======== Materials provided ========

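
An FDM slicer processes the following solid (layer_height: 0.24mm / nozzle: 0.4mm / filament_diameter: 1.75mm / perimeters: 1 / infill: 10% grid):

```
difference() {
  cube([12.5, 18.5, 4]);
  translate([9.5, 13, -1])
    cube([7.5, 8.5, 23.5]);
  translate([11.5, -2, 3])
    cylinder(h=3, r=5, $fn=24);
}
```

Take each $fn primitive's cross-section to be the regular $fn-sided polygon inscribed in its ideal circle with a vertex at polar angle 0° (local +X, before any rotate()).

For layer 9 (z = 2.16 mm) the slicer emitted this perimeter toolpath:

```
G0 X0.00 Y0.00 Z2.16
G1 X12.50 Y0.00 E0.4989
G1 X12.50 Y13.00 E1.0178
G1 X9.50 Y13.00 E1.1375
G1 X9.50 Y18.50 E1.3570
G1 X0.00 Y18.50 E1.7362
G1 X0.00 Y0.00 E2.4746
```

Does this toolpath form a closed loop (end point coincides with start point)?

Start point (G0): (0.00, 0.00). End point (last G1): the path returns to the start — closed.

yes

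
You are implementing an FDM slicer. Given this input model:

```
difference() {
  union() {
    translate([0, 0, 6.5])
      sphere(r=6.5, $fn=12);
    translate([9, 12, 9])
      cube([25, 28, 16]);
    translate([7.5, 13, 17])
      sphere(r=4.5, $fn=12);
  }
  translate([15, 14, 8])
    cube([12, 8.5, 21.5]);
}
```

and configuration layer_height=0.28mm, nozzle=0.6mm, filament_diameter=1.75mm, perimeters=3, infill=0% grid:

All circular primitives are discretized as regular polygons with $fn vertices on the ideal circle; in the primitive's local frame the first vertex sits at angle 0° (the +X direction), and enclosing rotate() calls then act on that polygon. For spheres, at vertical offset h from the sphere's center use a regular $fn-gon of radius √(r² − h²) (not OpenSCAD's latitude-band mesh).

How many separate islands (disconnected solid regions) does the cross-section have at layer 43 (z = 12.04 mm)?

2

At z = 12.04 mm: the r=6.5 sphere slices to a regular 12-gon of circumradius 3.400 (√(r²−h²) with h=5.54 from center); the cube at (9, 12) is present — its section is the full 25×28 rectangle; the sphere at (7.5, 13) does not reach this height (|z−center|=4.960 > r=4.5); Taking the union: the 2 present regions are separate (no shared area or edge), so areas and boundary lengths simply add and each stays a separate island — 2 connected regions; the 12×8.5 cube at (15, 14) contributes its full rectangle; Taking the first minus the rest: starting from the result so far, the 12×8.5 cube at (15, 14) lies wholly inside it (removes its full 102.00 mm² and its 41.00 mm outline becomes a hole wall) — 2 connected regions with 1 hole. Overall, the cross-section has 2 separate islands and 1 hole. Island count = 2.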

========

Output the full listing exactly as given.

**Solution to the problem:**
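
An FDM slicer processes the following solid (layer_height: 0.24mm / nozzle: 0.4mm / filament_diameter: 1.75mm / perimeters: 1 / infill: 10% grid):

```
difference() {
  cube([12.5, 18.5, 4]);
  translate([9.5, 13, -1])
    cube([7.5, 8.5, 23.5]);
  translate([11.5, -2, 3])
    cylinder(h=3, r=5, $fn=24);
}
```

Take each $fn primitive's cross-section to be the regular $fn-sided polygon inscribed in its ideal circle with a vertex at polar angle 0° (local +X, before any rotate()).

For layer 9 (z = 2.16 mm) the slicer emitted this perimeter toolpath:

```
G0 X0.00 Y0.00 Z2.16
G1 X12.50 Y0.00 E0.4989
G1 X12.50 Y13.00 E1.0178
G1 X9.50 Y13.00 E1.1375
G1 X9.50 Y18.50 E1.3570
G1 X0.00 Y18.50 E1.7362
G1 X0.00 Y0.00 E2.4746
```

Does this toolpath form a closed loop (end point coincides with start point)?

Start point (G0): (0.00, 0.00). End point (last G1): the path returns to the start — closed.

yes

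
You are implementing an FDM slicer. Given this input model:

```
difference() {
  union() {
    translate([0, 0, 6.5])
      sphere(r=6.5, $fn=12);
    translate([9, 12, 9])
      cube([25, 28, 16]);
    translate([7.5, 13, 17])
      sphere(r=4.5, $fn=12);
  }
  translate([15, 14, 8])
    cube([12, 8.5, 21.5]);
}
```

and configuration layer_height=0.28mm, nozzle=0.6mm, filament_diameter=1.75mm, perimeters=3, infill=0% grid:

All circular primitives are discretized as regular polygons with $fn vertices on the ideal circle; in the primitive's local frame the first vertex sits at angle 0° (the +X direction), and enclosing rotate() calls then act on that polygon. For spheres, at vertical offset h from the sphere's center use a regular $fn-gon of radius √(r² − h²) (not OpenSCAD's latitude-band mesh).

How many separate islands (disconnected solid regions) does the cross-section have at layer 43 (z = 12.04 mm)?

2

At z = 12.04 mm: the r=6.5 sphere slices to a regular 12-gon of circumradius 3.400 (√(r²−h²) with h=5.54 from center); the cube at (9, 12) is present — its section is the full 25×28 rectangle; the sphere at (7.5, 13) does not reach this height (|z−center|=4.960 > r=4.5); Taking the union: the 2 present regions are separate (no shared area or edge), so areas and boundary lengths simply add and each stays a separate island — 2 connected regions; the 12×8.5 cube at (15, 14) contributes its full rectangle; Taking the first minus the rest: starting from the result so far, the 12×8.5 cube at (15, 14) lies wholly inside it (removes its full 102.00 mm² and its 41.00 mm outline becomes a hole wall) — 2 connected regions with 1 hole. Overall, the cross-section has 2 separate islands and 1 hole. Island count = 2.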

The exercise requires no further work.